Every entry here needs to be repeated exactly.

::: Entries shown

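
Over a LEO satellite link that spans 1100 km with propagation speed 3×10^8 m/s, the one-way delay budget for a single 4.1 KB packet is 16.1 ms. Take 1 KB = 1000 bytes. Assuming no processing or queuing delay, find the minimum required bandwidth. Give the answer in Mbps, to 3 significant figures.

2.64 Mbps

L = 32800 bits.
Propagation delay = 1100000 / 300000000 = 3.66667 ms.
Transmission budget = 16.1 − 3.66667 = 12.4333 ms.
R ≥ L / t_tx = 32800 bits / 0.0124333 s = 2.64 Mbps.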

::::::

■ Your solution:
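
Over a LEO satellite link that spans 1100 km with propagation speed 3×10^8 m/s, the one-way delay budget for a single 4.1 KB packet is 16.1 ms. Take 1 KB = 1000 bytes. Assuming no processing or queuing delay, find the minimum required bandwidth. Give the answer in Mbps, to 3 significant figures.

2.64 Mbps

L = 32800 bits.
Propagation delay = 1100000 / 300000000 = 3.66667 ms.
Transmission budget = 16.1 − 3.66667 = 12.4333 ms.
R ≥ L / t_tx = 32800 bits / 0.0124333 s = 2.64 Mbps.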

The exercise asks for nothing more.